> _REQUIRED ACTION_
Show all lines from the records below in which the string "design" is present.

> _RECORDS TO PROCESS_

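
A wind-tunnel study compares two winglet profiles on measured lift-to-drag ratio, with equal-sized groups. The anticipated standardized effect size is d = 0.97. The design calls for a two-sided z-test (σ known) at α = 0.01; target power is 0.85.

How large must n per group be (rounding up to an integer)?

For power 0.85 need Φ(δ − z_{0.005}) = 0.85, so δ = z_{0.005} + z_{0.15} = 2.576 + 1.036 = 3.612.
(Ignoring the negligible lower-tail rejection probability gives the usual closed-form inversion.)
δ = d·√(n/2) ⇒ n = 2(δ/d)² = 2 × (3.612 / 0.97)² = 27.74.
Rounding up, n = 28 per group.

n = 28 per group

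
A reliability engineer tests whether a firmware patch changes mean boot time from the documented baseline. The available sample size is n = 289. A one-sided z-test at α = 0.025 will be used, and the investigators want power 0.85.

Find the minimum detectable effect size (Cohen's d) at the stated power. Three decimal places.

d ≈ 0.176

Need Φ(δ − 1.960) = 0.85, so δ = 1.960 + 1.036 = 2.996.
δ = d·√n ⇒ d = δ/√n = 2.996/√289 = 0.1763.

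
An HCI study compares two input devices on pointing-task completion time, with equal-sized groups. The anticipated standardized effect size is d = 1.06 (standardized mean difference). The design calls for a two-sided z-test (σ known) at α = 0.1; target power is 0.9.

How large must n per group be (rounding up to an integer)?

Set Φ(δ − 1.645) = 0.9; then δ − 1.645 = Φ⁻¹(0.9) = 1.282, giving δ = 2.926.
(Ignoring the negligible lower-tail rejection probability gives the usual closed-form inversion.)
δ = d·√(n/2) ⇒ n = 2(δ/d)² = 2 × (2.926 / 1.06)² = 15.24.
Round up to the next whole unit.

n = 16 per group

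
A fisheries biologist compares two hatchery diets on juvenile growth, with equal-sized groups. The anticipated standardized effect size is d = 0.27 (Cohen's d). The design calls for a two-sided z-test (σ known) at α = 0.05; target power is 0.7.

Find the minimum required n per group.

n = 170 per group

For power 0.7 need Φ(δ − z_{0.025}) = 0.7, so δ = z_{0.025} + z_{0.30} = 1.960 + 0.524 = 2.484.
(The Φ(−δ − z_{α/2}) term is vanishingly small for δ > 0 and is dropped in the standard sample-size formula.)
δ = d·√(n/2) ⇒ n = 2(δ/d)² = 2 × (2.484 / 0.27)² = 169.33.
Round up to the next whole unit.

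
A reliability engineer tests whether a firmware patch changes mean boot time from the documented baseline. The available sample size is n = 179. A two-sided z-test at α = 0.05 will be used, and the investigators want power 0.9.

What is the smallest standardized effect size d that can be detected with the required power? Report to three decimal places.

Required noncentrality: δ = z_{0.025} + z_{0.10} = 1.960 + 1.282 = 3.242.
(The second rejection-region term Φ(−δ − z_{α/2}) is negligible and dropped.)
δ = d·√n ⇒ d = δ/√n = 3.242/√179 = 0.2423.

d ≈ 0.242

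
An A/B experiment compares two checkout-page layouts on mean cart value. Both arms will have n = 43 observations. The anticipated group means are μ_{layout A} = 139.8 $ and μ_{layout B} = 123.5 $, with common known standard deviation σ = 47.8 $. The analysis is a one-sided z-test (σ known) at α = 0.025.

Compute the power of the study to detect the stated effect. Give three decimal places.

Standardized effect: d = |μ_{layout A} − μ_{layout B}| / σ = |139.8 − 123.5| / 47.8 = 0.3410
Noncentrality parameter: δ = d·√(n/2) = 0.3410 × √(43/2) = 1.5812
Critical value for a one-sided test at α = 0.025: z_α = 1.960.
Power = Φ(δ − 1.960) = Φ(-0.379) = 0.3524.

Power ≈ 0.352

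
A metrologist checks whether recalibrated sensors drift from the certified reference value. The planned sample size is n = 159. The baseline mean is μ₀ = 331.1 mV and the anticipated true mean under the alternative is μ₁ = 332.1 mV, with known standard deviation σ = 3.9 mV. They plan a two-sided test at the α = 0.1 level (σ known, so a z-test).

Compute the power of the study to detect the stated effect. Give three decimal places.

Power ≈ 0.944

Standardized effect: d = |μ₁ − μ₀| / σ = |332.1 − 331.1| / 3.9 = 0.2564
Noncentrality parameter: δ = d·√n = 0.2564 × √159 = 3.2332
Critical value for a two-sided test at α = 0.1: z_{α/2} = 1.645.
Power = Φ(δ − 1.645) + Φ(−δ − 1.645) = Φ(1.588) + Φ(-4.878) = 0.9439 + 0.0000 = 0.9439.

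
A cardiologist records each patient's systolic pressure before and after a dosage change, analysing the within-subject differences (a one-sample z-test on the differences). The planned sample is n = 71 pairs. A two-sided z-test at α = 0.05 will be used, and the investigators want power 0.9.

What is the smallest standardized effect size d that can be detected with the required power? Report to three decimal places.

d ≈ 0.385

Need Φ(δ − 1.960) = 0.9, so δ = 1.960 + 1.282 = 3.242.
(Lower-tail contribution to power is negligible for δ > 0.)
δ = d·√n ⇒ d = δ/√n = 3.242/√71 = 0.3847.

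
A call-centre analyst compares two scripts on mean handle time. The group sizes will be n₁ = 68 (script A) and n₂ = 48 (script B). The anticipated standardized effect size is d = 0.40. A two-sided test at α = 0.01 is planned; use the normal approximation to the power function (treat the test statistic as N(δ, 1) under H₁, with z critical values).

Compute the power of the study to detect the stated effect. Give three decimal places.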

> _EXERCISE RESULT_
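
A wind-tunnel study compares two winglet profiles on measured lift-to-drag ratio, with equal-sized groups. The anticipated standardized effect size is d = 0.97. The design calls for a two-sided z-test (σ known) at α = 0.01; target power is 0.85.
An HCI study compares two input devices on pointing-task completion time, with equal-sized groups. The anticipated standardized effect size is d = 1.06 (standardized mean difference). The design calls for a two-sided z-test (σ known) at α = 0.1; target power is 0.9.
A fisheries biologist compares two hatchery diets on juvenile growth, with equal-sized groups. The anticipated standardized effect size is d = 0.27 (Cohen's d). The design calls for a two-sided z-test (σ known) at α = 0.05; target power is 0.7.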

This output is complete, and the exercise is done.